[Stored items]
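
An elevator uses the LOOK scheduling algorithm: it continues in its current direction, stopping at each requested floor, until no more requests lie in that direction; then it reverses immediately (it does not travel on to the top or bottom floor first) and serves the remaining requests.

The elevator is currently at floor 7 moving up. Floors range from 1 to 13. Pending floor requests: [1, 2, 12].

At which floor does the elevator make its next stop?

Current floor: 7, direction: up
Requests above: [12]
Requests below: [1, 2]
Moving up and requests lie above → nearest above is min([12]) = 12

Answer: 12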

→ **Task objective**
Look at the entries above. Then set all of them down again exactly.

→ **Written solution**
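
An elevator uses the LOOK scheduling algorithm: it continues in its current direction, stopping at each requested floor, until no more requests lie in that direction; then it reverses immediately (it does not travel on to the top or bottom floor first) and serves the remaining requests.

The elevator is currently at floor 7 moving up. Floors range from 1 to 13. Pending floor requests: [1, 2, 12].

At which floor does the elevator make its next stop?

Current floor: 7, direction: up
Requests above: [12]
Requests below: [1, 2]
Moving up and requests lie above → nearest above is min([12]) = 12

Answer: 12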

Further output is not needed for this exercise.